__Dataset__
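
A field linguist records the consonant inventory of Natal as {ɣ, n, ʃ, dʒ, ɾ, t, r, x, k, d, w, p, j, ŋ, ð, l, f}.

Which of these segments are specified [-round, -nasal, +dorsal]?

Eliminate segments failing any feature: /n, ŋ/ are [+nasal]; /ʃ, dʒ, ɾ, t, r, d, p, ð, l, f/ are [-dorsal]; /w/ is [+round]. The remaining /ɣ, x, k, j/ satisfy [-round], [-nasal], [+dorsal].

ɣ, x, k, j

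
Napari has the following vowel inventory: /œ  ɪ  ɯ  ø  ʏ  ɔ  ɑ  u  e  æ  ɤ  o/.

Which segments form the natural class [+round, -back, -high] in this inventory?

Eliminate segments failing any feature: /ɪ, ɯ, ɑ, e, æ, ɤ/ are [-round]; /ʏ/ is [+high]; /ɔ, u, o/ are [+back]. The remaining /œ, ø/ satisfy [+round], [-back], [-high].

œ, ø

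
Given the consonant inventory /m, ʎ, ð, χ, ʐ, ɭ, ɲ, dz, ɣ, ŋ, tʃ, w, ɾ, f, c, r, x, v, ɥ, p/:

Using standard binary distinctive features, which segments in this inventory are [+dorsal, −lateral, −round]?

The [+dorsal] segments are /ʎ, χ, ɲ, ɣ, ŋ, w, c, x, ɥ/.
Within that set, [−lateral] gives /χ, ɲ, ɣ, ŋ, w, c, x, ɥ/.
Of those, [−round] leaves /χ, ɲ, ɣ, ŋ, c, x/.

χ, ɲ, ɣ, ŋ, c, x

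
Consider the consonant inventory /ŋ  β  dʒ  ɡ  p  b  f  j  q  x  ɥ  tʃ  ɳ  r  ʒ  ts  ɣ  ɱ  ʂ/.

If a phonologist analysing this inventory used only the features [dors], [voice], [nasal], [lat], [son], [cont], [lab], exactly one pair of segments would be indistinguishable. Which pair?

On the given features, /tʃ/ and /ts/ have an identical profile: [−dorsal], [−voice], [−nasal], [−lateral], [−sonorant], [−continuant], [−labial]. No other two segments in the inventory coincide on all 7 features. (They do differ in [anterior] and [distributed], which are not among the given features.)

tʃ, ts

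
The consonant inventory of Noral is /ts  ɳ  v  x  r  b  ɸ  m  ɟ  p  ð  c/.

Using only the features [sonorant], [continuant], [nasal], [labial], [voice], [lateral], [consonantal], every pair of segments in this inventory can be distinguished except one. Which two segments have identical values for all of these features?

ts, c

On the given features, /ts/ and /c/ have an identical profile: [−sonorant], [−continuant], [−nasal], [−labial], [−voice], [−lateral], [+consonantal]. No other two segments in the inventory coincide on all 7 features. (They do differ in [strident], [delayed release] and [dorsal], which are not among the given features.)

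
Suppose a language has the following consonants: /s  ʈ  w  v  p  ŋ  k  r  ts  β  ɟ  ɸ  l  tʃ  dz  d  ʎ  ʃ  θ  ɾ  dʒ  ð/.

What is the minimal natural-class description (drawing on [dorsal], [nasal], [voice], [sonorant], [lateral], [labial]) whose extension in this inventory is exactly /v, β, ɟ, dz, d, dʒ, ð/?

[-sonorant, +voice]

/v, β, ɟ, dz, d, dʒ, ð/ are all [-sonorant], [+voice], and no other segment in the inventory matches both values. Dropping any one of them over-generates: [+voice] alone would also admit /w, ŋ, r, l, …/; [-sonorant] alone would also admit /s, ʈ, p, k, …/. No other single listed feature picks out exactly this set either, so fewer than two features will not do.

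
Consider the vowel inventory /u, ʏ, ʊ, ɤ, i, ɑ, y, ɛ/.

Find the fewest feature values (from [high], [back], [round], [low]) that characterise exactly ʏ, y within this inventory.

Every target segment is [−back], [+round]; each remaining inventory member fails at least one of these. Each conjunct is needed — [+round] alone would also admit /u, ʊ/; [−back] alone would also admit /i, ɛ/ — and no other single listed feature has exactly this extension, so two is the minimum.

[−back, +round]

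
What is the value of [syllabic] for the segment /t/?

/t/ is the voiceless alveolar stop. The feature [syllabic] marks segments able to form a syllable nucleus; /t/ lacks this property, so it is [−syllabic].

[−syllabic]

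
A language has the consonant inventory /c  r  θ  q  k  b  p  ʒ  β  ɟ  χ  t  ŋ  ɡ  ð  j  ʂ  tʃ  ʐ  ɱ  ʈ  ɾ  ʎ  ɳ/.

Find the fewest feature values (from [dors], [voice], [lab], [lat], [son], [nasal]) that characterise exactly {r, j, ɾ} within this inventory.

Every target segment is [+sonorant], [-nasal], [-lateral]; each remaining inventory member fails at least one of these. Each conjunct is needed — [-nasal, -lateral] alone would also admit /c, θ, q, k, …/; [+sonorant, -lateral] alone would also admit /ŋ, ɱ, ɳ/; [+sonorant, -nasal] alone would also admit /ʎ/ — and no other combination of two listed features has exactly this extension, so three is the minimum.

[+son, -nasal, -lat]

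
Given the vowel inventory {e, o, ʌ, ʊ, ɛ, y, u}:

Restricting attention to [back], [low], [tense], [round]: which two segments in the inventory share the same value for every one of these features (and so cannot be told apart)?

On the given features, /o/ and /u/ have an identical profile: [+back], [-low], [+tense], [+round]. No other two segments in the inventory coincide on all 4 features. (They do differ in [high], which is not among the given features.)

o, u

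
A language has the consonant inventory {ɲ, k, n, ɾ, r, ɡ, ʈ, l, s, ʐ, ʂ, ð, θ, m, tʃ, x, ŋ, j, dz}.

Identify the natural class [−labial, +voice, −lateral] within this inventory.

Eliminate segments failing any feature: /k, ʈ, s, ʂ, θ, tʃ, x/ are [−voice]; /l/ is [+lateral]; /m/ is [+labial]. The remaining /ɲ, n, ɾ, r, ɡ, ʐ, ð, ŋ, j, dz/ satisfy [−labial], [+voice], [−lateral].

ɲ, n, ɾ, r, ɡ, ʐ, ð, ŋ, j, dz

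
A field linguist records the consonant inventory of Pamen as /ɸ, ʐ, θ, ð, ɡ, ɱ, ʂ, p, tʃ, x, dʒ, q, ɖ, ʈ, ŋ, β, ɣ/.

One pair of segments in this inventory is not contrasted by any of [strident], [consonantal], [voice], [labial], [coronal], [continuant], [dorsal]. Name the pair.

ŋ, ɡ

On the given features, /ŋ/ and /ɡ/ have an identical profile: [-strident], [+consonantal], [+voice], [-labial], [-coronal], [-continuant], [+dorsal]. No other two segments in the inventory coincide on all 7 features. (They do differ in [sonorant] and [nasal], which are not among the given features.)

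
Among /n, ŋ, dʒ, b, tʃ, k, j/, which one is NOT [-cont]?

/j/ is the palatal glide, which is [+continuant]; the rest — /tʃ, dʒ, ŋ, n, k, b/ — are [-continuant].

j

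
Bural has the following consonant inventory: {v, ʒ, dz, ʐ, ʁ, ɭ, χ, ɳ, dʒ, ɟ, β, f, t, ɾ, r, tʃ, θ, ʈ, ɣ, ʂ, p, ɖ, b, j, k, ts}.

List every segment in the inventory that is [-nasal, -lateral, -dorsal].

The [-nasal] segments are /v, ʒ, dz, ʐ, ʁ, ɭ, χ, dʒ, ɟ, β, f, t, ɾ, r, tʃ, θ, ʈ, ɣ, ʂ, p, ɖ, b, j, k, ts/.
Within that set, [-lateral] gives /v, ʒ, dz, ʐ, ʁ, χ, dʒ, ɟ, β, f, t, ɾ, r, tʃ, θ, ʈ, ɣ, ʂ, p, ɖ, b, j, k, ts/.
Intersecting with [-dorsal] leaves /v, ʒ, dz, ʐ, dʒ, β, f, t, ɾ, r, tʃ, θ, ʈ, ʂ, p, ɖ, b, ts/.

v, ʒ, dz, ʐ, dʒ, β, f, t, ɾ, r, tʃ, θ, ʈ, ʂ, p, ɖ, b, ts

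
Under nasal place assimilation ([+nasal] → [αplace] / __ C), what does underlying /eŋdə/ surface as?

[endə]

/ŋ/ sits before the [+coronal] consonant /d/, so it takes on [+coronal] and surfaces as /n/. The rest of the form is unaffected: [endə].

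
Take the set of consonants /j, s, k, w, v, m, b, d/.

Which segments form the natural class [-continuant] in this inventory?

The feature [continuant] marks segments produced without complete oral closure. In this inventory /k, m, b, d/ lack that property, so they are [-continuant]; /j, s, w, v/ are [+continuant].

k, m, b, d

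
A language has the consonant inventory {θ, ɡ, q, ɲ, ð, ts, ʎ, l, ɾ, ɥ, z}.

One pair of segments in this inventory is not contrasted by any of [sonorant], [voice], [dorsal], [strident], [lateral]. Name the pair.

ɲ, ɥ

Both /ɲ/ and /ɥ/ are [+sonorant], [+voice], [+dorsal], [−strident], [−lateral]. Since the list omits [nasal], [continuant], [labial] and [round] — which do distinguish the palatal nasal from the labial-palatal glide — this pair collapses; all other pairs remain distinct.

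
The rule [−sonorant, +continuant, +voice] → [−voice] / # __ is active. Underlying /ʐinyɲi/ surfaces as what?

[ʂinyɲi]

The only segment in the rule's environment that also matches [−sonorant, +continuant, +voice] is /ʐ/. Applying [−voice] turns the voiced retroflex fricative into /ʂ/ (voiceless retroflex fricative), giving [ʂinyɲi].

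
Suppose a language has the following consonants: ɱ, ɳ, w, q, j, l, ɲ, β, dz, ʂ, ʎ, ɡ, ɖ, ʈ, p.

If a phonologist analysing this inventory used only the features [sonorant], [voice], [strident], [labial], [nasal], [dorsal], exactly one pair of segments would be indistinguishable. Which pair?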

__Your objective__
Would you please repeat exactly the lines above, starting at the line with "The consonant inventory of Noral" and stopping at the line with "Suppose a language has the following consonants: /s", both included?

__Result for this exercise__
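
The consonant inventory of Noral is /ts  ɳ  v  x  r  b  ɸ  m  ɟ  p  ð  c/.

Using only the features [sonorant], [continuant], [nasal], [labial], [voice], [lateral], [consonantal], every pair of segments in this inventory can be distinguished except one. Which two segments have identical values for all of these features?

ts, c

On the given features, /ts/ and /c/ have an identical profile: [−sonorant], [−continuant], [−nasal], [−labial], [−voice], [−lateral], [+consonantal]. No other two segments in the inventory coincide on all 7 features. (They do differ in [strident], [delayed release] and [dorsal], which are not among the given features.)

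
Suppose a language has the following consonants: /s  ʈ  w  v  p  ŋ  k  r  ts  β  ɟ  ɸ  l  tʃ  dz  d  ʎ  ʃ  θ  ɾ  dʒ  ð/.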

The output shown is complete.